In the records below, the line with "t3 = [v2, v4]" opens the range and the line with "v1], [v4, v2]]" closes it; print that range exactly and nothing else.

• **RECORDS FOR THIS EXERCISE**:
══════════════════════════════

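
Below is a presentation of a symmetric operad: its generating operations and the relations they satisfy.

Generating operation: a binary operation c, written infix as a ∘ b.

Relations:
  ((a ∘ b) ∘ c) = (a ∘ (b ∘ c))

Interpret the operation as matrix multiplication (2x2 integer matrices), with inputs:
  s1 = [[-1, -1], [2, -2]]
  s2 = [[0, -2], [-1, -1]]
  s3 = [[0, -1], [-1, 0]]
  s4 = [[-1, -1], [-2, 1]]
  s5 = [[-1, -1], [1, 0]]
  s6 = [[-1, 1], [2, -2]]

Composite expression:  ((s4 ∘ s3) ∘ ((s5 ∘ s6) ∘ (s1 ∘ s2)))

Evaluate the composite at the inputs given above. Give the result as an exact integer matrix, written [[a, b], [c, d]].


[[2, -10], [1, -5]]

(s4 ∘ s3) = [[1, 1], [-1, 2]]
(s5 ∘ s6) = [[-1, 1], [-1, 1]]
(s1 ∘ s2) = [[1, 3], [2, -2]]
((s5 ∘ s6) ∘ (s1 ∘ s2)) = [[1, -5], [1, -5]]
((s4 ∘ s3) ∘ ((s5 ∘ s6) ∘ (s1 ∘ s2))) = [[2, -10], [1, -5]]


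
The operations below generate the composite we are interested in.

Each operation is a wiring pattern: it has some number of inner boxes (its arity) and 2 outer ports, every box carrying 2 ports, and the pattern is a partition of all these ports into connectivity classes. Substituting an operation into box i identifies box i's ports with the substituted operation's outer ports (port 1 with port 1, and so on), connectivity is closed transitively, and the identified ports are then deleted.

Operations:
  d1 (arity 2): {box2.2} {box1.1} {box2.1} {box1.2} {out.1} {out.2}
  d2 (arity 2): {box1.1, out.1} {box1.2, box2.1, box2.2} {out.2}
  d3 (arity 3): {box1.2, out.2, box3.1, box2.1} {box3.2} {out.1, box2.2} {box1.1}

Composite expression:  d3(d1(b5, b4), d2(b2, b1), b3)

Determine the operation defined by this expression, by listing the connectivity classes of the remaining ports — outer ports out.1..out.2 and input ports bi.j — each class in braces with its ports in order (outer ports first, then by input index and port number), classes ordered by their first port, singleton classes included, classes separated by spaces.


{out.1} {out.2, b2.1, b3.1} {b1.1, b1.2, b2.2} {b3.2} {b4.1} {b4.2} {b5.1} {b5.2}

Connectivity passes through glued d3-boundaries; trace each wire chain.
d1 over (b5, b4) gives {out.1} {out.2} {b4.1} {b4.2} {b5.1} {b5.2}, out.j being that stage's outer ports
d2 over (b2, b1) gives {out.1, b2.1} {out.2} {b1.1, b1.2, b2.2}, out.j being that stage's outer ports
d3 over (b5, b4, b2, b1, b3) gives {out.1} {out.2, b2.1, b3.1} {b1.1, b1.2, b2.2} {b3.2} {b4.1} {b4.2} {b5.1} {b5.2}, out.j being that stage's outer ports


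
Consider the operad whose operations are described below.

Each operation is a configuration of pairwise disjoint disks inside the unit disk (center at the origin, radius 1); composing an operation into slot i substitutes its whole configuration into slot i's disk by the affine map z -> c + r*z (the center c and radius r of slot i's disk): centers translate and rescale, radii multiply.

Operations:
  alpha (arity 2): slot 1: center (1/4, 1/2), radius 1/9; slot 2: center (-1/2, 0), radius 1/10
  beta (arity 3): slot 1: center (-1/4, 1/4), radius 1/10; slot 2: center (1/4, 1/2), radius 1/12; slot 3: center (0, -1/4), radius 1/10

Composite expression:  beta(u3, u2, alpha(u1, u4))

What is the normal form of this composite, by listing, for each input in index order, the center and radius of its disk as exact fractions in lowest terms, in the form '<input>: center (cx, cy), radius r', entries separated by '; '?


Follow each u-input down from beta: c' goes to c + r*c', radius to r*r'.
for u3, the 1-step affine chain lands on center (-1/4, 1/4), radius 1/10
for u2, the 1-step affine chain lands on center (1/4, 1/2), radius 1/12
for u1, the 2-step affine chain lands on center (1/40, -1/5), radius 1/90
for u4, the 2-step affine chain lands on center (-1/20, -1/4), radius 1/100

u1: center (1/40, -1/5), radius 1/90; u2: center (1/4, 1/2), radius 1/12; u3: center (-1/4, 1/4), radius 1/10; u4: center (-1/20, -1/4), radius 1/100


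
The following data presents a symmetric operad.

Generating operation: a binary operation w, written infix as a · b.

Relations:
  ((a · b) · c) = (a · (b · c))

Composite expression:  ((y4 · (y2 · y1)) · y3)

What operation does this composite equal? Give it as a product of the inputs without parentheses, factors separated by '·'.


y4 · y2 · y1 · y3

The w-tree's shape is irrelevant; the y-reading-order decides.
(y2 · y1) flattens to y2 · y1
(y4 · (y2 · y1)) flattens to y4 · y2 · y1
((y4 · (y2 · y1)) · y3) flattens to y4 · y2 · y1 · y3


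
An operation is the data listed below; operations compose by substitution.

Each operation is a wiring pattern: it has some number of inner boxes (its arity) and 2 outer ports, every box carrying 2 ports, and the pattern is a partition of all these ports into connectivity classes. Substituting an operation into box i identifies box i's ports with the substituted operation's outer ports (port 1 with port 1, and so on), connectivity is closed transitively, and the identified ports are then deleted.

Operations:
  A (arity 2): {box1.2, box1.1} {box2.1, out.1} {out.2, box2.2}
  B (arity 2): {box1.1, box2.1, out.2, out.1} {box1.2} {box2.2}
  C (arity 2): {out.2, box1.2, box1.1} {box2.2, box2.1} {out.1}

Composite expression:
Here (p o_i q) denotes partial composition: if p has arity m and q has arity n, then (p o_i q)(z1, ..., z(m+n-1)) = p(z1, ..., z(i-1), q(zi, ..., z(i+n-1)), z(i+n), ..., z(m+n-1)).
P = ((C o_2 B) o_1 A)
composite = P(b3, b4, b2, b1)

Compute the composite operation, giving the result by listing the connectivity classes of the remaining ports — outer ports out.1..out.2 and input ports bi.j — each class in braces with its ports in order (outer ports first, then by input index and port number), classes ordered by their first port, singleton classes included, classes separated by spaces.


{out.1} {out.2, b4.1, b4.2} {b1.1, b2.1} {b1.2} {b2.2} {b3.1, b3.2}

After gluing at C, chains via deleted ports link the b-ports.
through A, on inputs (b3, b4): {out.1, b4.1} {out.2, b4.2} {b3.1, b3.2} (out.j = stage outer ports)
through B, on inputs (b2, b1): {out.1, out.2, b1.1, b2.1} {b1.2} {b2.2} (out.j = stage outer ports)
through C, on inputs (b3, b4, b2, b1): {out.1} {out.2, b4.1, b4.2} {b1.1, b2.1} {b1.2} {b2.2} {b3.1, b3.2} (out.j = stage outer ports)


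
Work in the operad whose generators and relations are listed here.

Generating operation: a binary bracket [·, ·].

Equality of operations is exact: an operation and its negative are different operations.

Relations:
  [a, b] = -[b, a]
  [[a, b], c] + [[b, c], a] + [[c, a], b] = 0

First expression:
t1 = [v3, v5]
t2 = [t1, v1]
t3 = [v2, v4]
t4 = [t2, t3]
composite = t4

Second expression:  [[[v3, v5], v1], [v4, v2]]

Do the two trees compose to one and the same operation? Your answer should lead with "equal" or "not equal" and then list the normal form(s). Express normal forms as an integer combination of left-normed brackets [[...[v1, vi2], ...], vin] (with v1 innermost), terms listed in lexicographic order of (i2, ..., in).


The first composite normalizes to -[[[[v1, v3], v5], v2], v4] + [[[[v1, v3], v5], v4], v2] + [[[[v1, v5], v3], v2], v4] - [[[[v1, v5], v3], v4], v2]
The second composite normalizes to [[[[v1, v3], v5], v2], v4] - [[[[v1, v3], v5], v4], v2] - [[[[v1, v5], v3], v2], v4] + [[[[v1, v5], v3], v4], v2]
The forms do not match — not equal.

not equal; first: -[[[[v1, v3], v5], v2], v4] + [[[[v1, v3], v5], v4], v2] + [[[[v1, v5], v3], v2], v4] - [[[[v1, v5], v3], v4], v2]; second: [[[[v1, v3], v5], v2], v4] - [[[[v1, v3], v5], v4], v2] - [[[[v1, v5], v3], v2], v4] + [[[[v1, v5], v3], v4], v2]


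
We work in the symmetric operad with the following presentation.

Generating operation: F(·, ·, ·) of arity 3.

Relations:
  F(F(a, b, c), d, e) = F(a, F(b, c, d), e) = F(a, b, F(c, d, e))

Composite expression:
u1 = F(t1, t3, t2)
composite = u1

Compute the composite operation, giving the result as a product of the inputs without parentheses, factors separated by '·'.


t1 · t3 · t2

The F-tree's shape is irrelevant; the t-reading-order decides.
F(t1, t3, t2) spells out as t1 · t3 · t2


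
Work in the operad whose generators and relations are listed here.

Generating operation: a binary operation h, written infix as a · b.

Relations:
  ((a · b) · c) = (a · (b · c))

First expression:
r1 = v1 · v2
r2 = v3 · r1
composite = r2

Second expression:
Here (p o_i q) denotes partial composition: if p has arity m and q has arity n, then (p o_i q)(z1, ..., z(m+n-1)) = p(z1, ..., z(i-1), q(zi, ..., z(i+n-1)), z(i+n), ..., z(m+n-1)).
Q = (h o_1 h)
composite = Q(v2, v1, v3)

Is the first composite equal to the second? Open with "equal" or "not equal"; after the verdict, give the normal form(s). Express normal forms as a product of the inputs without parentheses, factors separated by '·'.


not equal — first v3 · v1 · v2, second v2 · v1 · v3

The first expression reduces to v3 · v1 · v2
The second expression reduces to v2 · v1 · v3
The forms do not match — not equal.


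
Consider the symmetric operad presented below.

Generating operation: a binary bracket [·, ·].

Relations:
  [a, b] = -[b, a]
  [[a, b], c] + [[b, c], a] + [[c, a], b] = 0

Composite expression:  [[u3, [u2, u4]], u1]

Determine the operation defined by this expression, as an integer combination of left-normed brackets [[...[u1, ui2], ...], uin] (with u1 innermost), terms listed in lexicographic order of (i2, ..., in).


Skip Jacobi rewriting: expand, keep u1-initial words, read off terms.
Composite bracket: [[u3, [u2, u4]], u1]
Under [a, b] = ab - ba we get 8 signed associative words (2^3 = 8).
The u1-initial words carry the normal form:
  from u1u2u4u3, sign +1: term +[[[u1, u2], u4], u3]
  from u1u3u2u4, sign -1: term -[[[u1, u3], u2], u4]
  from u1u3u4u2, sign +1: term +[[[u1, u3], u4], u2]
  from u1u4u2u3, sign -1: term -[[[u1, u4], u2], u3]

[[[u1, u2], u4], u3] - [[[u1, u3], u2], u4] + [[[u1, u3], u4], u2] - [[[u1, u4], u2], u3]


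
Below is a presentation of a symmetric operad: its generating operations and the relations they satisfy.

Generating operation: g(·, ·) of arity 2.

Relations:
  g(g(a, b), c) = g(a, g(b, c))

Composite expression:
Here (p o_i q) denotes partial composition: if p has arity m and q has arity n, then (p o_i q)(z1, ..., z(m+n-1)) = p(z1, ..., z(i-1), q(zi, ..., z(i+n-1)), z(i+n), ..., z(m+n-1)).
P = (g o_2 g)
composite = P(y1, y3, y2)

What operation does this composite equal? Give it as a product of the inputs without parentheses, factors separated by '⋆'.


y1 ⋆ y3 ⋆ y2

All parenthesizations of g agree; list the y-inputs left to right.
g(y3, y2) flattens to y3 ⋆ y2
g(y1, g(y3, y2)) flattens to y1 ⋆ y3 ⋆ y2


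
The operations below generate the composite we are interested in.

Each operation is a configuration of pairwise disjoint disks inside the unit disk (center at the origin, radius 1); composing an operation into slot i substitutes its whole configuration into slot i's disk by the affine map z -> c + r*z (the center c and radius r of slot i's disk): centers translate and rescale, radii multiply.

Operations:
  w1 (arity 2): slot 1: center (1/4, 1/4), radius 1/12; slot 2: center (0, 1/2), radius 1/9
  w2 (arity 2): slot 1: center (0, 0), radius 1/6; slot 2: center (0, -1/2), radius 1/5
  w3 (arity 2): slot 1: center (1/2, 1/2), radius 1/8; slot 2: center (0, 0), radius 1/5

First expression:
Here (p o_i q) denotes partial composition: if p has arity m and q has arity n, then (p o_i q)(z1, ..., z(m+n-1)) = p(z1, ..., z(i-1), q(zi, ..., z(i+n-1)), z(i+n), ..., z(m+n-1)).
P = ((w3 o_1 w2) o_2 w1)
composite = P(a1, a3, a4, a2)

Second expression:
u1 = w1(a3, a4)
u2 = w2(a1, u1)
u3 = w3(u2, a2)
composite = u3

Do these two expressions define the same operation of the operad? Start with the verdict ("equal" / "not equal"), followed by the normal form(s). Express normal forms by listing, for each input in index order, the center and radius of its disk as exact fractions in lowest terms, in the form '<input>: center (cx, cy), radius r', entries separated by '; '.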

══════════════════════════════

• **OUTPUT BELOW**:
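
t3 = [v2, v4]
t4 = [t2, t3]
composite = t4

Second expression:  [[[v3, v5], v1], [v4, v2]]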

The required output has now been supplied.